▸ Listed records
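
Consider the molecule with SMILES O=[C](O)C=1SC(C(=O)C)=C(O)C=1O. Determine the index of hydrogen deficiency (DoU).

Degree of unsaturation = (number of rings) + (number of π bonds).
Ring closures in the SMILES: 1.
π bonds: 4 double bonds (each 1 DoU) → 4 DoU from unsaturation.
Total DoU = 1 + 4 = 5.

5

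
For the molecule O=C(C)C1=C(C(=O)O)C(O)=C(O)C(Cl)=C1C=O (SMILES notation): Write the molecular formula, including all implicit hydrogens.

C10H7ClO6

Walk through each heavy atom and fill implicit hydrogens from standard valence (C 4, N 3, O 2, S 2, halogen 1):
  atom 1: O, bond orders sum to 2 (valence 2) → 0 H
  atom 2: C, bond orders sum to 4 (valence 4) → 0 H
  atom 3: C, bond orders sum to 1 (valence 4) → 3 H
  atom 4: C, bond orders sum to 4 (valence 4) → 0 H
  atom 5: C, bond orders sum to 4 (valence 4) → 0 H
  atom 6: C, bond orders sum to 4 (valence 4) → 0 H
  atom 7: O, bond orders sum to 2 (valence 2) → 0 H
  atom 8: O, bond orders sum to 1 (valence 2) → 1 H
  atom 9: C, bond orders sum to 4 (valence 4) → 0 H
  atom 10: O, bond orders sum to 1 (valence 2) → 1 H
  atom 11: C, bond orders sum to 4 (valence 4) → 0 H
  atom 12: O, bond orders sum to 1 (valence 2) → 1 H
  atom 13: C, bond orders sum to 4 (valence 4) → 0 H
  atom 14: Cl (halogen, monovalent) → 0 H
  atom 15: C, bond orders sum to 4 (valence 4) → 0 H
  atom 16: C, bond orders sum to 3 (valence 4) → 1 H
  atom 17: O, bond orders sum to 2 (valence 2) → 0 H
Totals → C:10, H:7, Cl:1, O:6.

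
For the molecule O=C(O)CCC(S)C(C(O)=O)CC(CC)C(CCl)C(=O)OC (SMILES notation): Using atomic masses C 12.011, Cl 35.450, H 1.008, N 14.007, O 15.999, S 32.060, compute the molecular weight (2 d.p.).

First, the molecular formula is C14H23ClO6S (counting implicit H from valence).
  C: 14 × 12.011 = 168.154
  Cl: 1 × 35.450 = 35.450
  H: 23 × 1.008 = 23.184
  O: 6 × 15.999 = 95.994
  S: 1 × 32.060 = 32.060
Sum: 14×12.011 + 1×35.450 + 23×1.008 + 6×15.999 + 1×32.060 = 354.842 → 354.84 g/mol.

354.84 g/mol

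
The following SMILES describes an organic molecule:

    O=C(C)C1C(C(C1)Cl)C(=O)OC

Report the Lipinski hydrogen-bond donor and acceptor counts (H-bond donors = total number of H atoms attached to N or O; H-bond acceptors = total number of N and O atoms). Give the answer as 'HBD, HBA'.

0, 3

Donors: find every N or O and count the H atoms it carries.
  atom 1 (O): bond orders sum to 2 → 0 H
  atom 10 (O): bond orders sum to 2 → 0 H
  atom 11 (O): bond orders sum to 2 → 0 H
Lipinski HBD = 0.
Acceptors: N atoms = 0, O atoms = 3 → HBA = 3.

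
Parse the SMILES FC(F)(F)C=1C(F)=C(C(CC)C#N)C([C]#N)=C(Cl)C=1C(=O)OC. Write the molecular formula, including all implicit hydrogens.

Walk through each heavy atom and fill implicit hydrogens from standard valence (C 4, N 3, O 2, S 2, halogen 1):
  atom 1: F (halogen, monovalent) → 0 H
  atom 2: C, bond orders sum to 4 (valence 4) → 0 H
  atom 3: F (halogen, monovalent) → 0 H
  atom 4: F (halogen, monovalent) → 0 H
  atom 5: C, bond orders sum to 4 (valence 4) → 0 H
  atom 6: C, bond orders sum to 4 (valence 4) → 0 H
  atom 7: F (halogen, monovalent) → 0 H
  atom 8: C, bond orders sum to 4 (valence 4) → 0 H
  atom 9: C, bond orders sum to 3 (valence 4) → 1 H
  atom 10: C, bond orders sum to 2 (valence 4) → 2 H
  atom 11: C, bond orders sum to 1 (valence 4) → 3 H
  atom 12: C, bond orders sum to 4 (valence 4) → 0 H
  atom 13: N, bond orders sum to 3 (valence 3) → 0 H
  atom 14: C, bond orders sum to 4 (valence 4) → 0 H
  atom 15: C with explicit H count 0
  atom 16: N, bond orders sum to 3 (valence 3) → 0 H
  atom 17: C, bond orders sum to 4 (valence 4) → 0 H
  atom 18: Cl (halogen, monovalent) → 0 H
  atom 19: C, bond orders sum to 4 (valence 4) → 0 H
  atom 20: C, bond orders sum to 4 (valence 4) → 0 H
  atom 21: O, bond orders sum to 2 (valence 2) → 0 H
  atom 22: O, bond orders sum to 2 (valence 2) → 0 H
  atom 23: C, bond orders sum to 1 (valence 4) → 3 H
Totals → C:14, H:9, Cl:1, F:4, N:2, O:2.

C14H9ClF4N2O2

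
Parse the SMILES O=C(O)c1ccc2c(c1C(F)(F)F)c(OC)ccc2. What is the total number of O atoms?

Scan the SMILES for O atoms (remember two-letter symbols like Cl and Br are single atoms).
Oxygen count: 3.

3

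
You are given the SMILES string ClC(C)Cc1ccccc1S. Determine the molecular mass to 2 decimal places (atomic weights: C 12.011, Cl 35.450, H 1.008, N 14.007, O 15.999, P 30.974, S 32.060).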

▸ About this exercise
Reproduce all records exactly, without omissions.

▸ Answer below
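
Consider the molecule with SMILES O=[C](O)C=1SC(C(=O)C)=C(O)C=1O. Determine the index of hydrogen deficiency (DoU).

Degree of unsaturation = (number of rings) + (number of π bonds).
Ring closures in the SMILES: 1.
π bonds: 4 double bonds (each 1 DoU) → 4 DoU from unsaturation.
Total DoU = 1 + 4 = 5.

5

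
For the molecule O=C(C)C1=C(C(=O)O)C(O)=C(O)C(Cl)=C1C=O (SMILES notation): Write the molecular formula, including all implicit hydrogens.

C10H7ClO6

Walk through each heavy atom and fill implicit hydrogens from standard valence (C 4, N 3, O 2, S 2, halogen 1):
  atom 1: O, bond orders sum to 2 (valence 2) → 0 H
  atom 2: C, bond orders sum to 4 (valence 4) → 0 H
  atom 3: C, bond orders sum to 1 (valence 4) → 3 H
  atom 4: C, bond orders sum to 4 (valence 4) → 0 H
  atom 5: C, bond orders sum to 4 (valence 4) → 0 H
  atom 6: C, bond orders sum to 4 (valence 4) → 0 H
  atom 7: O, bond orders sum to 2 (valence 2) → 0 H
  atom 8: O, bond orders sum to 1 (valence 2) → 1 H
  atom 9: C, bond orders sum to 4 (valence 4) → 0 H
  atom 10: O, bond orders sum to 1 (valence 2) → 1 H
  atom 11: C, bond orders sum to 4 (valence 4) → 0 H
  atom 12: O, bond orders sum to 1 (valence 2) → 1 H
  atom 13: C, bond orders sum to 4 (valence 4) → 0 H
  atom 14: Cl (halogen, monovalent) → 0 H
  atom 15: C, bond orders sum to 4 (valence 4) → 0 H
  atom 16: C, bond orders sum to 3 (valence 4) → 1 H
  atom 17: O, bond orders sum to 2 (valence 2) → 0 H
Totals → C:10, H:7, Cl:1, O:6.

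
For the molecule O=C(O)CCC(S)C(C(O)=O)CC(CC)C(CCl)C(=O)OC (SMILES notation): Using atomic masses C 12.011, Cl 35.450, H 1.008, N 14.007, O 15.999, S 32.060, compute the molecular weight (2 d.p.).

First, the molecular formula is C14H23ClO6S (counting implicit H from valence).
  C: 14 × 12.011 = 168.154
  Cl: 1 × 35.450 = 35.450
  H: 23 × 1.008 = 23.184
  O: 6 × 15.999 = 95.994
  S: 1 × 32.060 = 32.060
Sum: 14×12.011 + 1×35.450 + 23×1.008 + 6×15.999 + 1×32.060 = 354.842 → 354.84 g/mol.

354.84 g/mol

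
The following SMILES describes an organic molecule:

    O=C(C)C1C(C(C1)Cl)C(=O)OC

Report the Lipinski hydrogen-bond donor and acceptor counts (H-bond donors = total number of H atoms attached to N or O; H-bond acceptors = total number of N and O atoms). Give the answer as 'HBD, HBA'.

0, 3

Donors: find every N or O and count the H atoms it carries.
  atom 1 (O): bond orders sum to 2 → 0 H
  atom 10 (O): bond orders sum to 2 → 0 H
  atom 11 (O): bond orders sum to 2 → 0 H
Lipinski HBD = 0.
Acceptors: N atoms = 0, O atoms = 3 → HBA = 3.

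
Parse the SMILES FC(F)(F)C=1C(F)=C(C(CC)C#N)C([C]#N)=C(Cl)C=1C(=O)OC. Write the molecular formula, including all implicit hydrogens.

Walk through each heavy atom and fill implicit hydrogens from standard valence (C 4, N 3, O 2, S 2, halogen 1):
  atom 1: F (halogen, monovalent) → 0 H
  atom 2: C, bond orders sum to 4 (valence 4) → 0 H
  atom 3: F (halogen, monovalent) → 0 H
  atom 4: F (halogen, monovalent) → 0 H
  atom 5: C, bond orders sum to 4 (valence 4) → 0 H
  atom 6: C, bond orders sum to 4 (valence 4) → 0 H
  atom 7: F (halogen, monovalent) → 0 H
  atom 8: C, bond orders sum to 4 (valence 4) → 0 H
  atom 9: C, bond orders sum to 3 (valence 4) → 1 H
  atom 10: C, bond orders sum to 2 (valence 4) → 2 H
  atom 11: C, bond orders sum to 1 (valence 4) → 3 H
  atom 12: C, bond orders sum to 4 (valence 4) → 0 H
  atom 13: N, bond orders sum to 3 (valence 3) → 0 H
  atom 14: C, bond orders sum to 4 (valence 4) → 0 H
  atom 15: C with explicit H count 0
  atom 16: N, bond orders sum to 3 (valence 3) → 0 H
  atom 17: C, bond orders sum to 4 (valence 4) → 0 H
  atom 18: Cl (halogen, monovalent) → 0 H
  atom 19: C, bond orders sum to 4 (valence 4) → 0 H
  atom 20: C, bond orders sum to 4 (valence 4) → 0 H
  atom 21: O, bond orders sum to 2 (valence 2) → 0 H
  atom 22: O, bond orders sum to 2 (valence 2) → 0 H
  atom 23: C, bond orders sum to 1 (valence 4) → 3 H
Totals → C:14, H:9, Cl:1, F:4, N:2, O:2.

C14H9ClF4N2O2

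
Parse the SMILES O=C(O)c1ccc2c(c1C(F)(F)F)c(OC)ccc2. What is the total number of O atoms?

Scan the SMILES for O atoms (remember two-letter symbols like Cl and Br are single atoms).
Oxygen count: 3.

3

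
You are given the SMILES string ClC(C)Cc1ccccc1S. Determine the molecular mass to 2 decimal places (atomic weights: C 12.011, Cl 35.450, H 1.008, N 14.007, O 15.999, P 30.974, S 32.060).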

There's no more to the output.